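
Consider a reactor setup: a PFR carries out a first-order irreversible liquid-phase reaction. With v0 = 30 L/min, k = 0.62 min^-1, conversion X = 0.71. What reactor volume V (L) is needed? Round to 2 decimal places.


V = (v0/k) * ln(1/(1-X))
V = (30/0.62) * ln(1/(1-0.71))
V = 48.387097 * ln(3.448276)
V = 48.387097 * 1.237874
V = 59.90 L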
...
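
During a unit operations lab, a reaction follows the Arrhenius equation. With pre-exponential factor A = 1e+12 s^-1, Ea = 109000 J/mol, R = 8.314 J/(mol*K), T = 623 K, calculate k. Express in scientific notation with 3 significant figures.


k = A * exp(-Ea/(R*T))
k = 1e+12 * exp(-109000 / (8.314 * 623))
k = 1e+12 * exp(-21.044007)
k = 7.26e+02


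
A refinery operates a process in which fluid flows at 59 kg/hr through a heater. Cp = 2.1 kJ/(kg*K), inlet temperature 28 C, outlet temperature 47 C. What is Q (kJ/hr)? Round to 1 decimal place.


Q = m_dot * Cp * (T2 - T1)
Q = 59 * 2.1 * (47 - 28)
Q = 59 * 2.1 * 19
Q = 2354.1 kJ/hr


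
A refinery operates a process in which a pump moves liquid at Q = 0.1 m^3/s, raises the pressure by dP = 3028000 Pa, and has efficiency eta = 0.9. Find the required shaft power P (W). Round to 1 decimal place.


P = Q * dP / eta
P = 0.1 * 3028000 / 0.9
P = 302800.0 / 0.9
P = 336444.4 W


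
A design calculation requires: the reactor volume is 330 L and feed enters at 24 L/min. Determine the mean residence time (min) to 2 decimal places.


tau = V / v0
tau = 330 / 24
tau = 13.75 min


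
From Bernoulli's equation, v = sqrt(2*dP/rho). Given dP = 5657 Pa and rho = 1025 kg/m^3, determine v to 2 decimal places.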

* [Problem description]: When the line with "A design calculation" is reached in the data above, start copying there, and copy each line exactly until the line with "From Bernoulli's equation, v" has been copied; copy nothing else.

* [Answer to the problem]:
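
A design calculation requires: the reactor volume is 330 L and feed enters at 24 L/min. Determine the mean residence time (min) to 2 decimal places.


tau = V / v0
tau = 330 / 24
tau = 13.75 min


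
From Bernoulli's equation, v = sqrt(2*dP/rho). Given dP = 5657 Pa and rho = 1025 kg/m^3, determine v to 2 decimal places.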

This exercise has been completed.